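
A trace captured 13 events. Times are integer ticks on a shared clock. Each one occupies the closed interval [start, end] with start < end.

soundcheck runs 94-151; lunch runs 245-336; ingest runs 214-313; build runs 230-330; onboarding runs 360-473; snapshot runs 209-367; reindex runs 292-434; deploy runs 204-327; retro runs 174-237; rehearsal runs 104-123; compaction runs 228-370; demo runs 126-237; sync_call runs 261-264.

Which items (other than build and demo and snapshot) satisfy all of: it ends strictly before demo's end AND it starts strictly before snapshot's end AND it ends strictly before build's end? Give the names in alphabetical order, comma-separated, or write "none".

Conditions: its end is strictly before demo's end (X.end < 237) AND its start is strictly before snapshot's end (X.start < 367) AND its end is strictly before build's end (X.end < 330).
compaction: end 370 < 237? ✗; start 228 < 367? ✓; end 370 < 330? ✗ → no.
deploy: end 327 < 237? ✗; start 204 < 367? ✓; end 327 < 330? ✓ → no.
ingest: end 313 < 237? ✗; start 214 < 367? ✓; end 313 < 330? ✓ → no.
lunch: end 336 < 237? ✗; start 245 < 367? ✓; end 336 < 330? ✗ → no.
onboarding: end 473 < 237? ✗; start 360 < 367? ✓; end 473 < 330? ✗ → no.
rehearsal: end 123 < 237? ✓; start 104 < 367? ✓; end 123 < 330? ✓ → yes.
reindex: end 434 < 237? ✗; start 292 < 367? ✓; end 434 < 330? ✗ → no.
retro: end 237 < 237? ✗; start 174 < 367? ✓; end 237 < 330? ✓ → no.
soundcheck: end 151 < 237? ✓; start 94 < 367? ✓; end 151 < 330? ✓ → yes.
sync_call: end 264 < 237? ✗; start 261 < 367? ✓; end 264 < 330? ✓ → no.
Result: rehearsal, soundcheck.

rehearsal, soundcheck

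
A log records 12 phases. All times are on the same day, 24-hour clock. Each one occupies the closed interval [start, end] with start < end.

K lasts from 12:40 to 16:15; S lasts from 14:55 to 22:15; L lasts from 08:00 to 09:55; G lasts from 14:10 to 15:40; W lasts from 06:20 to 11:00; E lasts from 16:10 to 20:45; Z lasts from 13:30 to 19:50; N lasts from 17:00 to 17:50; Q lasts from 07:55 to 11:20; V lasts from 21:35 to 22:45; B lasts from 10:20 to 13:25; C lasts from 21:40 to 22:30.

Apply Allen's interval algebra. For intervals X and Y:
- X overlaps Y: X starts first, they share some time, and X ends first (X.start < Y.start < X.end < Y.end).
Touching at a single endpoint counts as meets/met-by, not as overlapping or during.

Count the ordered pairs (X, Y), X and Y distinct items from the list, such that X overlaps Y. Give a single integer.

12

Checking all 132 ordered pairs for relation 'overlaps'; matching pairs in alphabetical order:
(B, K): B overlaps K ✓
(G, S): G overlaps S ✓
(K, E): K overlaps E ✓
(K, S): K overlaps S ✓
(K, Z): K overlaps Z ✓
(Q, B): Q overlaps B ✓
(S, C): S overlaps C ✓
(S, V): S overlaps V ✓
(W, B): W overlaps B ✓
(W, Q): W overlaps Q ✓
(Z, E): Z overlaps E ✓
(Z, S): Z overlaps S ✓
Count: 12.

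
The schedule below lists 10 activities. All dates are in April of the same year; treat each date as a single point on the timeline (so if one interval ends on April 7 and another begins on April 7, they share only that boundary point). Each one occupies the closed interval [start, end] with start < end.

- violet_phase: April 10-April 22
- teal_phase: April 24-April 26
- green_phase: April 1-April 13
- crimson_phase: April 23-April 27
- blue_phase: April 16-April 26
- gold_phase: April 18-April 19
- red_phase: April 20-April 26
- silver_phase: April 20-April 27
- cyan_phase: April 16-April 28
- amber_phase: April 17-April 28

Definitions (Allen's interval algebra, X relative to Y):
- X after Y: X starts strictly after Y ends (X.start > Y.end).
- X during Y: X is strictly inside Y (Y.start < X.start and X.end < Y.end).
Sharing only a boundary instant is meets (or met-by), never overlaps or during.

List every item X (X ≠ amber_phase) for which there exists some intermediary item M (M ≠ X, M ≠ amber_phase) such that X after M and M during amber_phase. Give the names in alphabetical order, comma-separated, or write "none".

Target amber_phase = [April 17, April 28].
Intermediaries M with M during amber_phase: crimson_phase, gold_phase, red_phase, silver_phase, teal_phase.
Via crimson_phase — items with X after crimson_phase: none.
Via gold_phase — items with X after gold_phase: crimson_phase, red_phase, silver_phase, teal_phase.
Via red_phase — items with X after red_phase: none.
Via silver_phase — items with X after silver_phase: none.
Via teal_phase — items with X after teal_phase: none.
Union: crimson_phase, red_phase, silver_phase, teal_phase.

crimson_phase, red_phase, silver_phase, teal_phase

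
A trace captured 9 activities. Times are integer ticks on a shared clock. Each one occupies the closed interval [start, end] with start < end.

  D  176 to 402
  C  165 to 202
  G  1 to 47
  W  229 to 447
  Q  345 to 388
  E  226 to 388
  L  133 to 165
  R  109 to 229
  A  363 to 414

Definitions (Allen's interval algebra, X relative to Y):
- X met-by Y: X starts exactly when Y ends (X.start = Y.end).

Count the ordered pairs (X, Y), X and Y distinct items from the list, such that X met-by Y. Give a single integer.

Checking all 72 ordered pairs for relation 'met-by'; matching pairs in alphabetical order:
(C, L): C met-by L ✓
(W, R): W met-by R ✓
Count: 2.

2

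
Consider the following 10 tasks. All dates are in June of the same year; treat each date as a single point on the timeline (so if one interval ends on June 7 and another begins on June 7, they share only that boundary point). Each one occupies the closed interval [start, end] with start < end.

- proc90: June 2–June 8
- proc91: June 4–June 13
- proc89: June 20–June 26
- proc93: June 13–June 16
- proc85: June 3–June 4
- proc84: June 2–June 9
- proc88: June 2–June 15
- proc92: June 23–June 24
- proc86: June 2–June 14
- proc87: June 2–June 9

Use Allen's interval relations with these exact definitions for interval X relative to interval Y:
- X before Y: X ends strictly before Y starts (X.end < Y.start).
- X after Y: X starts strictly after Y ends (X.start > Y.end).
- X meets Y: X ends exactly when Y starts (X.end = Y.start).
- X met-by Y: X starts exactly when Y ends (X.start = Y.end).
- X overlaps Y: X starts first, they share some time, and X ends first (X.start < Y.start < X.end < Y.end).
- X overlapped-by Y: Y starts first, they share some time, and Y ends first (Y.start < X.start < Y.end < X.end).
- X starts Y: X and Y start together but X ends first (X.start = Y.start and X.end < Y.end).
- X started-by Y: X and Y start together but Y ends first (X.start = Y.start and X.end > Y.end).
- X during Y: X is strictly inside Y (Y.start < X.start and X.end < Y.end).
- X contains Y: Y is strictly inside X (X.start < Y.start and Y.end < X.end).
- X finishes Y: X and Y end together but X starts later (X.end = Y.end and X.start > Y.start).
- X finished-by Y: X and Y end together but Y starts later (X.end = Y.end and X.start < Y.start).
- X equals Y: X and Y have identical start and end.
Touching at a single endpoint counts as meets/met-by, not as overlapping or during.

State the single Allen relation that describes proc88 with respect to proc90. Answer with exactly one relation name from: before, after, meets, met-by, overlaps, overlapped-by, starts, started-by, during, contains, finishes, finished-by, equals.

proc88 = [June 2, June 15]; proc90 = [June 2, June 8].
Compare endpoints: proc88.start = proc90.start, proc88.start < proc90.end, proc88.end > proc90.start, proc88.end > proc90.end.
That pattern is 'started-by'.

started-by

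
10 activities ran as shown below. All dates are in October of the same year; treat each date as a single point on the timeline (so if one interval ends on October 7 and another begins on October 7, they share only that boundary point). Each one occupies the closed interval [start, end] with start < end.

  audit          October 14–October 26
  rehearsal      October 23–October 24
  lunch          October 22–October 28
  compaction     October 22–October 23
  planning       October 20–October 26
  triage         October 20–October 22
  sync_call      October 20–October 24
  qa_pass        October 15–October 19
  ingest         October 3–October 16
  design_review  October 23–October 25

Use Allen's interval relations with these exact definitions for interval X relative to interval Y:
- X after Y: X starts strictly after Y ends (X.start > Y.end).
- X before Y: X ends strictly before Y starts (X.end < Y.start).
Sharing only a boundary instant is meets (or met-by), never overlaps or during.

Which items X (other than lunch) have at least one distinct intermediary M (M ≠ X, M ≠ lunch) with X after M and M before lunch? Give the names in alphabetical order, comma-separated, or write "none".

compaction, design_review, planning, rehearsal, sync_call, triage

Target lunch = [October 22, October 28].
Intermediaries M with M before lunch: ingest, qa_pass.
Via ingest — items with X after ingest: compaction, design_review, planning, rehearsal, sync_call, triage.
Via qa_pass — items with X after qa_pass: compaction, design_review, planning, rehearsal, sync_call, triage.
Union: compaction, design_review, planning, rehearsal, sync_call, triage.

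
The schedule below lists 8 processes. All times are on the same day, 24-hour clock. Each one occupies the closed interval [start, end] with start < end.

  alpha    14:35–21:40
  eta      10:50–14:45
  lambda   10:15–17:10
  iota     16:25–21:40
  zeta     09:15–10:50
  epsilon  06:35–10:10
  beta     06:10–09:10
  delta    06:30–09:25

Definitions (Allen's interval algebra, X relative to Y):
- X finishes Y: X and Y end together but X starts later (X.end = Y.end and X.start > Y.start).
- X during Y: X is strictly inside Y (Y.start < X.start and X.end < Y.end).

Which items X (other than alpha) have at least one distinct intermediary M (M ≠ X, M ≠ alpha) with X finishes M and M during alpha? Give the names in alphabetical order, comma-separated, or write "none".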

### Exercise details
Set down the lines of the listing above verbatim, first line through the line containing "soundcheck runs 94-151;", inclusive; add no other lines.

### Solution for this task
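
A trace captured 13 events. Times are integer ticks on a shared clock. Each one occupies the closed interval [start, end] with start < end.

soundcheck runs 94-151; lunch runs 245-336; ingest runs 214-313; build runs 230-330; onboarding runs 360-473; snapshot runs 209-367; reindex runs 292-434; deploy runs 204-327; retro runs 174-237; rehearsal runs 104-123; compaction runs 228-370; demo runs 126-237; sync_call runs 261-264.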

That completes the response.